= Beginning of Section =

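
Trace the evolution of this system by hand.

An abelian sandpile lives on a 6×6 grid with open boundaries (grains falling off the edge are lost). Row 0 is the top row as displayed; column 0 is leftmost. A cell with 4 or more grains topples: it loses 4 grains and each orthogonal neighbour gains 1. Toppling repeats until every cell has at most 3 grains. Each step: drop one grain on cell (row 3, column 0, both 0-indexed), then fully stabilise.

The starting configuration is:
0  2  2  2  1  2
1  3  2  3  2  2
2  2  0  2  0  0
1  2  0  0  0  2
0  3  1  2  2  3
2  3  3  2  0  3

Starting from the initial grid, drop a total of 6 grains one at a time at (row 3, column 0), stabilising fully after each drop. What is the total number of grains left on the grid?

gen 0: 0  2  2  2  1  2
1  3  2  3  2  2
2  2  0  2  0  0
1  2  0  0  0  2
0  3  1  2  2  3
2  3  3  2  0  3
gen 1: 0  2  2  2  1  2
1  3  2  3  2  2
2  2  0  2  0  0
2  2  0  0  0  2
0  3  1  2  2  3
2  3  3  2  0  3
gen 2: 0  2  2  2  1  2
1  3  2  3  2  2
2  2  0  2  0  0
3  2  0  0  0  2
0  3  1  2  2  3
2  3  3  2  0  3
gen 3: 0  2  2  2  1  2
1  3  2  3  2  2
3  2  0  2  0  0
0  3  0  0  0  2
1  3  1  2  2  3
2  3  3  2  0  3
gen 4: 0  2  2  2  1  2
1  3  2  3  2  2
3  2  0  2  0  0
1  3  0  0  0  2
1  3  1  2  2  3
2  3  3  2  0  3
gen 5: 0  2  2  2  1  2
1  3  2  3  2  2
3  2  0  2  0  0
2  3  0  0  0  2
1  3  1  2  2  3
2  3  3  2  0  3
gen 6: 0  2  2  2  1  2
1  3  2  3  2  2
3  2  0  2  0  0
3  3  0  0  0  2
1  3  1  2  2  3
2  3  3  2  0  3

62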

= End of Section =

## What you will do
Copy the listing exactly.

## Result
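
Trace the evolution of this system by hand.

An abelian sandpile lives on a 6×6 grid with open boundaries (grains falling off the edge are lost). Row 0 is the top row as displayed; column 0 is leftmost. A cell with 4 or more grains topples: it loses 4 grains and each orthogonal neighbour gains 1. Toppling repeats until every cell has at most 3 grains. Each step: drop one grain on cell (row 3, column 0, both 0-indexed), then fully stabilise.

The starting configuration is:
0  2  2  2  1  2
1  3  2  3  2  2
2  2  0  2  0  0
1  2  0  0  0  2
0  3  1  2  2  3
2  3  3  2  0  3

Starting from the initial grid, drop a total of 6 grains one at a time at (row 3, column 0), stabilising fully after each drop. What is the total number of grains left on the grid?

gen 0: 0  2  2  2  1  2
1  3  2  3  2  2
2  2  0  2  0  0
1  2  0  0  0  2
0  3  1  2  2  3
2  3  3  2  0  3
gen 1: 0  2  2  2  1  2
1  3  2  3  2  2
2  2  0  2  0  0
2  2  0  0  0  2
0  3  1  2  2  3
2  3  3  2  0  3
gen 2: 0  2  2  2  1  2
1  3  2  3  2  2
2  2  0  2  0  0
3  2  0  0  0  2
0  3  1  2  2  3
2  3  3  2  0  3
gen 3: 0  2  2  2  1  2
1  3  2  3  2  2
3  2  0  2  0  0
0  3  0  0  0  2
1  3  1  2  2  3
2  3  3  2  0  3
gen 4: 0  2  2  2  1  2
1  3  2  3  2  2
3  2  0  2  0  0
1  3  0  0  0  2
1  3  1  2  2  3
2  3  3  2  0  3
gen 5: 0  2  2  2  1  2
1  3  2  3  2  2
3  2  0  2  0  0
2  3  0  0  0  2
1  3  1  2  2  3
2  3  3  2  0  3
gen 6: 0  2  2  2  1  2
1  3  2  3  2  2
3  2  0  2  0  0
3  3  0  0  0  2
1  3  1  2  2  3
2  3  3  2  0  3

62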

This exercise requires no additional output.